Saved entries:
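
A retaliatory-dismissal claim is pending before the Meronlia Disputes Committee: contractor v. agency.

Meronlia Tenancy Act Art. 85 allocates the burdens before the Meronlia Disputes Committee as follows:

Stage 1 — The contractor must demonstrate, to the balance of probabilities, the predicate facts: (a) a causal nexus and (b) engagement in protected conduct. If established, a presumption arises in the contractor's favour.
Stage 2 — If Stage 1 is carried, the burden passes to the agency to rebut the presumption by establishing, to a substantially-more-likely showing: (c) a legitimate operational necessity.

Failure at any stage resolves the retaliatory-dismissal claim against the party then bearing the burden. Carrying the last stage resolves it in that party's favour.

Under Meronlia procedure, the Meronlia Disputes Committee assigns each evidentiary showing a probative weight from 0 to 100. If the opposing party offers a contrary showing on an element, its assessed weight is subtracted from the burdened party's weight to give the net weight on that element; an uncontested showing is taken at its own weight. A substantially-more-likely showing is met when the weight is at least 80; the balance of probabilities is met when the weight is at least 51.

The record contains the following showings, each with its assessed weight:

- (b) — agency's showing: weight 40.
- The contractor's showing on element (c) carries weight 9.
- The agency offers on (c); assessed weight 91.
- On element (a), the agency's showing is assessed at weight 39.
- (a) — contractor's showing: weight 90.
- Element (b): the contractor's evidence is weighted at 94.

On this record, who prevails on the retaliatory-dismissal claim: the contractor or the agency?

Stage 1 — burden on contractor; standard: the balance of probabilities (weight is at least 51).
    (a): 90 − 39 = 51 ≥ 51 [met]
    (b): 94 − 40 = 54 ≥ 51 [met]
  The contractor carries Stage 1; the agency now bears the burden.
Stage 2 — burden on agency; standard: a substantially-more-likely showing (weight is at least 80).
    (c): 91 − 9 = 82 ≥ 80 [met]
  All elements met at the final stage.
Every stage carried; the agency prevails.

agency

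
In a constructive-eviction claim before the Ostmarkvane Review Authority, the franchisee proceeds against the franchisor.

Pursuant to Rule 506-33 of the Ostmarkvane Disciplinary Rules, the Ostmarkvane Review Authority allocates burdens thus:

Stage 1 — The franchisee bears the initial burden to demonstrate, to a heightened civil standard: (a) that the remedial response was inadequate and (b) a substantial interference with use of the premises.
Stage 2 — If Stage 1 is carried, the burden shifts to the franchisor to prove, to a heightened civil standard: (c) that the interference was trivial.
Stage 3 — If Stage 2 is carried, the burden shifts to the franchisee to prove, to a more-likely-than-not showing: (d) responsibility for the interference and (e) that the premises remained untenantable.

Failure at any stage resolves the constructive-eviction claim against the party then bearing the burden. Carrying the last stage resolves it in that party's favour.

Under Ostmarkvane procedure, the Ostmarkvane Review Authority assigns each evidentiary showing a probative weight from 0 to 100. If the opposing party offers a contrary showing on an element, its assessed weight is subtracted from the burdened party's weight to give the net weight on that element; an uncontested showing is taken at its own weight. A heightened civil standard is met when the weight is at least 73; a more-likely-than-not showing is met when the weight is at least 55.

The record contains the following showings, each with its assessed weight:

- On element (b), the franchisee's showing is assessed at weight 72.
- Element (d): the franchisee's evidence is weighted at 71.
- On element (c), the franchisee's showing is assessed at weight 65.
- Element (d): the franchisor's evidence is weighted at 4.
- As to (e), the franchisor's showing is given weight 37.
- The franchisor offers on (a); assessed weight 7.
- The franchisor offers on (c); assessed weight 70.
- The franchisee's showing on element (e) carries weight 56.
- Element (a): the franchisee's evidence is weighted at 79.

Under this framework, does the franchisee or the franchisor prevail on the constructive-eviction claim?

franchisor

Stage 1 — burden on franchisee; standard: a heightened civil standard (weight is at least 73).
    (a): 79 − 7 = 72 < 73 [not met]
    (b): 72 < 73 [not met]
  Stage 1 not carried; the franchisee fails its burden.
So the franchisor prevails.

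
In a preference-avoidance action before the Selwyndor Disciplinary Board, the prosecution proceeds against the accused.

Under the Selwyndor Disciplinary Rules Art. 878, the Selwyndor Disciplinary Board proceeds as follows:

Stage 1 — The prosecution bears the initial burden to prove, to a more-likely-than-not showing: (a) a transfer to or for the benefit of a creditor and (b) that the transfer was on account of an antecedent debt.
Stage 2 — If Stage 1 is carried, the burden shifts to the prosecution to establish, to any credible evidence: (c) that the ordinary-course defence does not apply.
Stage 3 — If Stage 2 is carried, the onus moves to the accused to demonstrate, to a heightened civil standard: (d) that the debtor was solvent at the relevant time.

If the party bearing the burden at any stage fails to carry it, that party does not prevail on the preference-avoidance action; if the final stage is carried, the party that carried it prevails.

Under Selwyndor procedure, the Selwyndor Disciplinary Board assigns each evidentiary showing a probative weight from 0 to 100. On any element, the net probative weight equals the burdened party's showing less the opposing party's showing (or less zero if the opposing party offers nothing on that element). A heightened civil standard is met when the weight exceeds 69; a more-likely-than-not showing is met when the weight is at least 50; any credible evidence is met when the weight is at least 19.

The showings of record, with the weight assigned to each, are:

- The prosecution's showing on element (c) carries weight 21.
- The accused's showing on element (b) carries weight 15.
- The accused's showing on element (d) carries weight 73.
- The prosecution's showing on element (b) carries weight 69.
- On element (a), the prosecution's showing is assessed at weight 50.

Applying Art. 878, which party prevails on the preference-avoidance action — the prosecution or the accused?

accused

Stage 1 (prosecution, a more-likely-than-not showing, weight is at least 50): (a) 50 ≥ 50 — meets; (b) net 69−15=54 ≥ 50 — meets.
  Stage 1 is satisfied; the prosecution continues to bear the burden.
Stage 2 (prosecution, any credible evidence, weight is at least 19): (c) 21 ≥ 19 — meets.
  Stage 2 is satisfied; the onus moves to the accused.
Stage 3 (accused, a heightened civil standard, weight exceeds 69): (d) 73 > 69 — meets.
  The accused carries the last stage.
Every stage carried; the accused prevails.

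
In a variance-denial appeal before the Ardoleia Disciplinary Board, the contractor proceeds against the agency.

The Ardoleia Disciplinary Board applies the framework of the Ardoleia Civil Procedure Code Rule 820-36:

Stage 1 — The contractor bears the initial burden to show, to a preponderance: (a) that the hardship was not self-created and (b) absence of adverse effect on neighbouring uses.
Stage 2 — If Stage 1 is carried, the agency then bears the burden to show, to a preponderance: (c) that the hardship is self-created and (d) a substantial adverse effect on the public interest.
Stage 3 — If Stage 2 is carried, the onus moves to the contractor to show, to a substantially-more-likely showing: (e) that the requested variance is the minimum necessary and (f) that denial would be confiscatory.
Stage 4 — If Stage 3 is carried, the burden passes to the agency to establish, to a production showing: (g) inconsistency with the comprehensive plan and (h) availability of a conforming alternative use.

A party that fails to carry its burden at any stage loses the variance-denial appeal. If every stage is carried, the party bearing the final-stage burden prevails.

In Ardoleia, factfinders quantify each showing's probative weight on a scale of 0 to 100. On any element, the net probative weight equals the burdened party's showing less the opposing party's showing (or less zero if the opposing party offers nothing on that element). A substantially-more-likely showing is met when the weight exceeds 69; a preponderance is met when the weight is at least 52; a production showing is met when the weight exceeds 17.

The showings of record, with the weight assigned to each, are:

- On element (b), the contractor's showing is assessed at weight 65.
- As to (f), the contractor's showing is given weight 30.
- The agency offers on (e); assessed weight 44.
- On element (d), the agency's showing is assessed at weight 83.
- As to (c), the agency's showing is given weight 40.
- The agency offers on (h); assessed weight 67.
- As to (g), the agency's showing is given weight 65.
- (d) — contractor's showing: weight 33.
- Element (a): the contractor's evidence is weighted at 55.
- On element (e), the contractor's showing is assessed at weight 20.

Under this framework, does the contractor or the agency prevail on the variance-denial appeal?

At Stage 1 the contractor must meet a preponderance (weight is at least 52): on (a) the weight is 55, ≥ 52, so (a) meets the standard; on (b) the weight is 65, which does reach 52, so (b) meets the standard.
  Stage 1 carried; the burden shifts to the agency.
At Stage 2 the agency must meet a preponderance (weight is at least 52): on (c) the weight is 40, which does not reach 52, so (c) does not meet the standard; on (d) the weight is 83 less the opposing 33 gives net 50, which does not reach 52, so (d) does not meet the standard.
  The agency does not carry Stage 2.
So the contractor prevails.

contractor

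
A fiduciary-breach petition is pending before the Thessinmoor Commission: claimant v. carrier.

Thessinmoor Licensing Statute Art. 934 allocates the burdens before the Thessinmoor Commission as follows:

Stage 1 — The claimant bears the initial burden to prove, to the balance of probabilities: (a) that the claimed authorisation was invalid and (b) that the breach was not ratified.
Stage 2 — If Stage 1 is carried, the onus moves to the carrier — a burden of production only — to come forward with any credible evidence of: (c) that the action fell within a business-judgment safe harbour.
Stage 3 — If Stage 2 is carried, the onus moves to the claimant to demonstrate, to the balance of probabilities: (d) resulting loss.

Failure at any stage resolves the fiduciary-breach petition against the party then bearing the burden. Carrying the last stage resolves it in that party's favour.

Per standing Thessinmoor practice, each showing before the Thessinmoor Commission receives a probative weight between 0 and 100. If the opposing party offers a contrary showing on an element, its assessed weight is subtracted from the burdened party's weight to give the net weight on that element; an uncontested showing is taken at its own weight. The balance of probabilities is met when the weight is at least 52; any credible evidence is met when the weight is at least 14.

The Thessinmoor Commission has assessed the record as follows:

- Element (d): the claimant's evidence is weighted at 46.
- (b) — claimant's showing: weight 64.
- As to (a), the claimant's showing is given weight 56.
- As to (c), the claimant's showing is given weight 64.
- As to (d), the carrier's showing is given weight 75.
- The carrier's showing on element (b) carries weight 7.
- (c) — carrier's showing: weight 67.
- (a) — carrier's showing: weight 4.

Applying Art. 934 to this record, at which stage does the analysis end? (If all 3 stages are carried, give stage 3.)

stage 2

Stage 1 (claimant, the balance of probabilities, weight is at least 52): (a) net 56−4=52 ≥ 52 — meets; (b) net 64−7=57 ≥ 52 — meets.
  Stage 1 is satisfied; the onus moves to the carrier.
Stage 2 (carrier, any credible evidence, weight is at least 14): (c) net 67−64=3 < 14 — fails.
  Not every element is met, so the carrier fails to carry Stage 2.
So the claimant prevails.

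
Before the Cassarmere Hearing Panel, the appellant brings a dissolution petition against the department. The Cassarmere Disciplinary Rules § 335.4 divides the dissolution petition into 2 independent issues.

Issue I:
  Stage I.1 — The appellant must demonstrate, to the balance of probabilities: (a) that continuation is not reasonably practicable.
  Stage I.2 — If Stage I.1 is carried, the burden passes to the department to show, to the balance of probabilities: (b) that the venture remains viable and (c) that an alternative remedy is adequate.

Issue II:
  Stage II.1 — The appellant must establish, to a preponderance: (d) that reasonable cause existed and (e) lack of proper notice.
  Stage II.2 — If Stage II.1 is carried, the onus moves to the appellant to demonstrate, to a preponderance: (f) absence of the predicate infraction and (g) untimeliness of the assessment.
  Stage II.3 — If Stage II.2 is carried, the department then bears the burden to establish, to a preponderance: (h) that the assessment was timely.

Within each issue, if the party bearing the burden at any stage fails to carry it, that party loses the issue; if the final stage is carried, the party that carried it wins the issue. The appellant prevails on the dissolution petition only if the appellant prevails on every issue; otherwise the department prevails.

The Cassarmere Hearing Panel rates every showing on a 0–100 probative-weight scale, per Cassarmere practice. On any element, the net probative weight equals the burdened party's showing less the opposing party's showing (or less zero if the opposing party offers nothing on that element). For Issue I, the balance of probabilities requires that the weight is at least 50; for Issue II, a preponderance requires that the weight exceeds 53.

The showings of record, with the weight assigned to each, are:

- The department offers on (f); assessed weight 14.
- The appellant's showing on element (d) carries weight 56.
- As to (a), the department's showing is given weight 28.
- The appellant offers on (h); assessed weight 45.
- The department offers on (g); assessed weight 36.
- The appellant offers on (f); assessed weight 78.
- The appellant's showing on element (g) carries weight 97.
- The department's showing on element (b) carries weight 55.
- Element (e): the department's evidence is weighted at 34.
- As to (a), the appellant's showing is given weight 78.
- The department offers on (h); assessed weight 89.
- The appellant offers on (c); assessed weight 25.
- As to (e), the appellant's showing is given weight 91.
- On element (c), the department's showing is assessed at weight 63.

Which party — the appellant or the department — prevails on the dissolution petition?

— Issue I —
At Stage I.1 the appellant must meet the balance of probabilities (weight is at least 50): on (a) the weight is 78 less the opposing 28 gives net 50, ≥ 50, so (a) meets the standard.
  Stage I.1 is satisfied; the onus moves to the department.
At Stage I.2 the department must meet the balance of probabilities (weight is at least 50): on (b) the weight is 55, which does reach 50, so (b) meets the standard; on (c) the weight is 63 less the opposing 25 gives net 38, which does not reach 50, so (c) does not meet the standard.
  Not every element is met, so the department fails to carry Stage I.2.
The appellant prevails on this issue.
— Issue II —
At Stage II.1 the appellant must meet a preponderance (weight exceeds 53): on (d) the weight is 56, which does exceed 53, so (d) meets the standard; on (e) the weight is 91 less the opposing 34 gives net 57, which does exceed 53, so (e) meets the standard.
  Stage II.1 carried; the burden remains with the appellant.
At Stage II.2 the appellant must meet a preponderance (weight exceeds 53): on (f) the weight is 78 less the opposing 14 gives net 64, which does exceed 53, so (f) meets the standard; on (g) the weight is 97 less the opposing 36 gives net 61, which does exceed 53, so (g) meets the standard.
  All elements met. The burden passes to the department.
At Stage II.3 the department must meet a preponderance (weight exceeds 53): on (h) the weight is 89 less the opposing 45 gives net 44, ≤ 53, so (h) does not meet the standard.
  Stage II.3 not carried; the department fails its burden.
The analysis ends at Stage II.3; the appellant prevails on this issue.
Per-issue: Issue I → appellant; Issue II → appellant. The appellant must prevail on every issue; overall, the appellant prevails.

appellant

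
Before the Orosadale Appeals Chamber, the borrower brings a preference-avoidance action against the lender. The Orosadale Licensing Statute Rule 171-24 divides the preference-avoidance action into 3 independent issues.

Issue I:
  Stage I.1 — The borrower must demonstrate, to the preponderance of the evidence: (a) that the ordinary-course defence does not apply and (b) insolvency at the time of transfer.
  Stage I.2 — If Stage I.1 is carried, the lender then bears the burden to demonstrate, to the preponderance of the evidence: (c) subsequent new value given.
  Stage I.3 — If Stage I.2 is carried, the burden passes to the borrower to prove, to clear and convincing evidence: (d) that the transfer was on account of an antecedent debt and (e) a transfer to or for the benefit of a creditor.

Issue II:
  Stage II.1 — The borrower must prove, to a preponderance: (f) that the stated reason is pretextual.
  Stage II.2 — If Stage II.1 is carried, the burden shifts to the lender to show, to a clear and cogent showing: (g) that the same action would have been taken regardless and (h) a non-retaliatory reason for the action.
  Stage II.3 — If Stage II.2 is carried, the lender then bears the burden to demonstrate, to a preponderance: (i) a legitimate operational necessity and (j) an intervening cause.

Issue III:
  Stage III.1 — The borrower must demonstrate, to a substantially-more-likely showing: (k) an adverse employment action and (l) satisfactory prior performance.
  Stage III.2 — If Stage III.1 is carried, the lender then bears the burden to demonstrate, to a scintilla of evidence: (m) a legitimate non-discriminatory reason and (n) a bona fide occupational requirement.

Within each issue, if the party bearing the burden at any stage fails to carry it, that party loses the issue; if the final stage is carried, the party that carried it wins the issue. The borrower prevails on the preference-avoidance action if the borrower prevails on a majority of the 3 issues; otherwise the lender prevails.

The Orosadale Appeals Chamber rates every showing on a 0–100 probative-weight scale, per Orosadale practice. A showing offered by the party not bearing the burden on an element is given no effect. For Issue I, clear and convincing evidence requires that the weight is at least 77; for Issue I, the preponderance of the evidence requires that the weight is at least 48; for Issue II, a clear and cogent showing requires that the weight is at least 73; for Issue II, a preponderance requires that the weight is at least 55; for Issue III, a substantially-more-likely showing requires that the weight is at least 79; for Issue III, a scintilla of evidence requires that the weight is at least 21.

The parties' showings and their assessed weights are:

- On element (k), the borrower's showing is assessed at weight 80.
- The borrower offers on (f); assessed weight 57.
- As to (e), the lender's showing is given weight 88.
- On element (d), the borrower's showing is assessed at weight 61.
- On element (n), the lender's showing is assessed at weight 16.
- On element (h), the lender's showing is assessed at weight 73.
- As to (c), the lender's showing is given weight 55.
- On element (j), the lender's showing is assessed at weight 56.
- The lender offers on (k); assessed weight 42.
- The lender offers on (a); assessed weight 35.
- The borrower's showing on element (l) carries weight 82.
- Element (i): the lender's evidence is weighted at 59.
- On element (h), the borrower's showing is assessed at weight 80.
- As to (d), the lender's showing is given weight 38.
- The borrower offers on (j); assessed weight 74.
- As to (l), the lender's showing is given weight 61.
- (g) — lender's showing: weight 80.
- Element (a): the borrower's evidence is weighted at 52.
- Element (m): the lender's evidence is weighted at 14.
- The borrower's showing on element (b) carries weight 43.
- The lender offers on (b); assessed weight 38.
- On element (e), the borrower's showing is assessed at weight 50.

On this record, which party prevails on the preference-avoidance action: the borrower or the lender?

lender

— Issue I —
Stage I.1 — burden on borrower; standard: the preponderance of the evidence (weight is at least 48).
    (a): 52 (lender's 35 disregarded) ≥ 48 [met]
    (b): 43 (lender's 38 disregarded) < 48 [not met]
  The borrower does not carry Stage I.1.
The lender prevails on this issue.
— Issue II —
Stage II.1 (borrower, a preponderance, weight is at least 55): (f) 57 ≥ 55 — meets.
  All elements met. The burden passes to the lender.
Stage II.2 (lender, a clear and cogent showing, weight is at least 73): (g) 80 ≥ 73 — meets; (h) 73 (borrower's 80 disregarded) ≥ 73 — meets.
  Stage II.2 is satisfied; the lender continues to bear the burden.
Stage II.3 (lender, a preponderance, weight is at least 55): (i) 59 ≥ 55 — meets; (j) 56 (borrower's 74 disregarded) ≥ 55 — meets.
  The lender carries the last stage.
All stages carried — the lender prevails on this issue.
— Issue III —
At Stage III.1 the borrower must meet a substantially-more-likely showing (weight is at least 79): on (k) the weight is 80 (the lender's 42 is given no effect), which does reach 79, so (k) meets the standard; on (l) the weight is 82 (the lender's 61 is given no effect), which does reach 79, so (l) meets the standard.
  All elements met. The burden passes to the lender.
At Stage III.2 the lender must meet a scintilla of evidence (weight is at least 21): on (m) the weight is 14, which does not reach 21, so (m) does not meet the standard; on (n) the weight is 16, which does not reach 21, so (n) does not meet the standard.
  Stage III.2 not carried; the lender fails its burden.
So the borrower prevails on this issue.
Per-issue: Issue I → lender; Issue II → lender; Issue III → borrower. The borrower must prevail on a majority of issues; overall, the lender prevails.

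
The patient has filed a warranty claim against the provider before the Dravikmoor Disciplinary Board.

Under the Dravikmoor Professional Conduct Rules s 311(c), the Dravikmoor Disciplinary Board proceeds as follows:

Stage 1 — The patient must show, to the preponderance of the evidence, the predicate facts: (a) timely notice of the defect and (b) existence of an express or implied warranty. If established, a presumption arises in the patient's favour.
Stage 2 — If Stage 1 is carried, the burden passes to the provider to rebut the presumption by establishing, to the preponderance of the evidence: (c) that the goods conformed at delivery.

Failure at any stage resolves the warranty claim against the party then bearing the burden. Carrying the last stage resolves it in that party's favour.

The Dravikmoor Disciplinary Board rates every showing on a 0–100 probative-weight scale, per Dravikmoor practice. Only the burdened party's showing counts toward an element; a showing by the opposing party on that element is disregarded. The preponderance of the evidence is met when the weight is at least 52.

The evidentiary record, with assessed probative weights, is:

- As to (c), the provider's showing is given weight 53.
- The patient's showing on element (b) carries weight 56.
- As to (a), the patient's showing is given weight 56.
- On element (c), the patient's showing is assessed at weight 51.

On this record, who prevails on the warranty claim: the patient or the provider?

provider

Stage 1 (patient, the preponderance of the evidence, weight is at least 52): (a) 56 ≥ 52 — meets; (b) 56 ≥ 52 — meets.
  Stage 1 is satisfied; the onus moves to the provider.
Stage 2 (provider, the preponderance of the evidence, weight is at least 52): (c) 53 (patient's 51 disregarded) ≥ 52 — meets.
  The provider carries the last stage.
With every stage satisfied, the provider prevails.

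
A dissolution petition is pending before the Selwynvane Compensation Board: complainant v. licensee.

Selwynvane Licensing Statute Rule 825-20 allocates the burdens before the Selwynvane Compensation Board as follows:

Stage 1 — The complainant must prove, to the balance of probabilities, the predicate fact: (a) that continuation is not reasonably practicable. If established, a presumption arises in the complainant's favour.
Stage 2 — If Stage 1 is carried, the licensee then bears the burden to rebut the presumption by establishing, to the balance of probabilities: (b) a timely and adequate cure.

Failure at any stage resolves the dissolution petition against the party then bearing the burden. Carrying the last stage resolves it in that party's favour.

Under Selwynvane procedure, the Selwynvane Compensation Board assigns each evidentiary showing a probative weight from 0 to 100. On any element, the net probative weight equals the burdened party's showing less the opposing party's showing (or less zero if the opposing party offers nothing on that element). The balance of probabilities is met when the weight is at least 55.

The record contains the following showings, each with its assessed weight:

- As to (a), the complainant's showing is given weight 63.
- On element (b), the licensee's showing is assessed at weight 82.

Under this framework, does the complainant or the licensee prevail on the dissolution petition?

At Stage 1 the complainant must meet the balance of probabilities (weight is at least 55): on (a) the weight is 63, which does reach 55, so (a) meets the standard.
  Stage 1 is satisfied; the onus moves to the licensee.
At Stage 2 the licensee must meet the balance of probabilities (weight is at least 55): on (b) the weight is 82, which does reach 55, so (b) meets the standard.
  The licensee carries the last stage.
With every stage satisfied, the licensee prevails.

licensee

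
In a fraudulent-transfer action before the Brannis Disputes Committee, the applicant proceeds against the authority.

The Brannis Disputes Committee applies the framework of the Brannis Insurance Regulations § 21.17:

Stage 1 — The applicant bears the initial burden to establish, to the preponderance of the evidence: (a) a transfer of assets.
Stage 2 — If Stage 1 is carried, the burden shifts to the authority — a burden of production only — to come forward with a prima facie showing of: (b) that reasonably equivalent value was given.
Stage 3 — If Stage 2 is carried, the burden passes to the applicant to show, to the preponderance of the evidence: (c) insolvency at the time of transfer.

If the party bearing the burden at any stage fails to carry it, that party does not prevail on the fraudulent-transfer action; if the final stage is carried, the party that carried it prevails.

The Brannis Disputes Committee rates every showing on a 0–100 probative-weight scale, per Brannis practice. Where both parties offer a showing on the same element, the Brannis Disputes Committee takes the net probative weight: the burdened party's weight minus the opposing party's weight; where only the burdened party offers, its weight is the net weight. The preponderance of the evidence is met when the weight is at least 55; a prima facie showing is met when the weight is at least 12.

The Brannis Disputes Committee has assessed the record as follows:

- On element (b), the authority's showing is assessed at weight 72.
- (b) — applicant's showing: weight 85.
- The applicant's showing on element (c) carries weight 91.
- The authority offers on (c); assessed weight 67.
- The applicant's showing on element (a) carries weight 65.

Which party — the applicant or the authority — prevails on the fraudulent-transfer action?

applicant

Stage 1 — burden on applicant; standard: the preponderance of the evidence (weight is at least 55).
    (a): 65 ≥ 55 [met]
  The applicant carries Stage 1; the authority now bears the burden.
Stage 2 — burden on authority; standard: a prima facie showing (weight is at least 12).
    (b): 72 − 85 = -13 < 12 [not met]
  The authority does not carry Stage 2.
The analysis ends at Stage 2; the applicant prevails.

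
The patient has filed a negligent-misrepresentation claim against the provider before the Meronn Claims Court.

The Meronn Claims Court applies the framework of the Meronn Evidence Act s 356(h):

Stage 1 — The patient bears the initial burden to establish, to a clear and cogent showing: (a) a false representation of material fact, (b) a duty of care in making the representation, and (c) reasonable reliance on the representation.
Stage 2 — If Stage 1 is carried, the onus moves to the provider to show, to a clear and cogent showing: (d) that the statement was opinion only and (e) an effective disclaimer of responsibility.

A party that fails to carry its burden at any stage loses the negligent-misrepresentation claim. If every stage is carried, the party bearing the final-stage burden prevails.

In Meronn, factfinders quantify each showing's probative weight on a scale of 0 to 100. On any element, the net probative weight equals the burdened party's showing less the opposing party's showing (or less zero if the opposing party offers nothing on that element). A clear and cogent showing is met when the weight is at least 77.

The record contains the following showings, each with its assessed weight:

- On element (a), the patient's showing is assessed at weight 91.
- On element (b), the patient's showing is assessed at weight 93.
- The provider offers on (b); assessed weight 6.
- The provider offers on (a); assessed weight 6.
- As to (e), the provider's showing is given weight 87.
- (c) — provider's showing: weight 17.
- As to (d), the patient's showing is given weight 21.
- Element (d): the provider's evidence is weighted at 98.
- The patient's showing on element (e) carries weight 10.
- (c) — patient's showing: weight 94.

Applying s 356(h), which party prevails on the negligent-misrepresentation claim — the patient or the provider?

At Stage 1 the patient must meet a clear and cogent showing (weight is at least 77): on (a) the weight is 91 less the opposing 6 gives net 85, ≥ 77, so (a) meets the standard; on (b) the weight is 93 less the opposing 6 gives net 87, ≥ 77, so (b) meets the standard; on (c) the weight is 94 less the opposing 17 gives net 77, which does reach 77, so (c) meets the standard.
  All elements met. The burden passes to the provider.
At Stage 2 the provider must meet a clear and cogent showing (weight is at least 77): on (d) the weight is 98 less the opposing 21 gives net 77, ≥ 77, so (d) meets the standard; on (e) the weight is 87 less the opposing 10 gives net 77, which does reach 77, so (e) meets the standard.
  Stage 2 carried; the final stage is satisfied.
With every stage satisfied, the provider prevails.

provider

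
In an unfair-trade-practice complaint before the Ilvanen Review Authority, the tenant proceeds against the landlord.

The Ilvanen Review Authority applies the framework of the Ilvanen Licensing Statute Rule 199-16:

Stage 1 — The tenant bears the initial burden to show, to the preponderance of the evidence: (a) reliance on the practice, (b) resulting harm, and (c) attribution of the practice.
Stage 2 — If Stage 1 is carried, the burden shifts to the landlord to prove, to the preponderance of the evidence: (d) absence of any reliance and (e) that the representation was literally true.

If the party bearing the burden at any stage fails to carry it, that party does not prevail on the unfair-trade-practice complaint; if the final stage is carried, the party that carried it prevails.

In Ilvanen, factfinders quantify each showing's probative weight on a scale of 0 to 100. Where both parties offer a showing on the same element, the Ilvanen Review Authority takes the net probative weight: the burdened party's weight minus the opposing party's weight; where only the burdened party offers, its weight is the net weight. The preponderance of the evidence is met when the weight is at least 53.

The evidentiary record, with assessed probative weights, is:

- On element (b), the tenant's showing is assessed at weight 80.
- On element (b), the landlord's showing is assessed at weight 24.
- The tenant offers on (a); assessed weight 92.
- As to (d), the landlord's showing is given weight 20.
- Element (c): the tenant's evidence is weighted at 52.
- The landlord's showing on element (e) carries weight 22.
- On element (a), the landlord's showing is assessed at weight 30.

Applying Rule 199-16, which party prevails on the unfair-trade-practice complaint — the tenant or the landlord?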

The problem: Only the lines from the beginning of the data above through the line containing "- Element (b): the" should be repeated, exactly as they appear.

Answer to the exercise:
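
A retaliatory-dismissal claim is pending before the Meronlia Disputes Committee: contractor v. agency.

Meronlia Tenancy Act Art. 85 allocates the burdens before the Meronlia Disputes Committee as follows:

Stage 1 — The contractor must demonstrate, to the balance of probabilities, the predicate facts: (a) a causal nexus and (b) engagement in protected conduct. If established, a presumption arises in the contractor's favour.
Stage 2 — If Stage 1 is carried, the burden passes to the agency to rebut the presumption by establishing, to a substantially-more-likely showing: (c) a legitimate operational necessity.

Failure at any stage resolves the retaliatory-dismissal claim against the party then bearing the burden. Carrying the last stage resolves it in that party's favour.

Under Meronlia procedure, the Meronlia Disputes Committee assigns each evidentiary showing a probative weight from 0 to 100. If the opposing party offers a contrary showing on an element, its assessed weight is subtracted from the burdened party's weight to give the net weight on that element; an uncontested showing is taken at its own weight. A substantially-more-likely showing is met when the weight is at least 80; the balance of probabilities is met when the weight is at least 51.

The record contains the following showings, each with its assessed weight:

- (b) — agency's showing: weight 40.
- The contractor's showing on element (c) carries weight 9.
- The agency offers on (c); assessed weight 91.
- On element (a), the agency's showing is assessed at weight 39.
- (a) — contractor's showing: weight 90.
- Element (b): the contractor's evidence is weighted at 94.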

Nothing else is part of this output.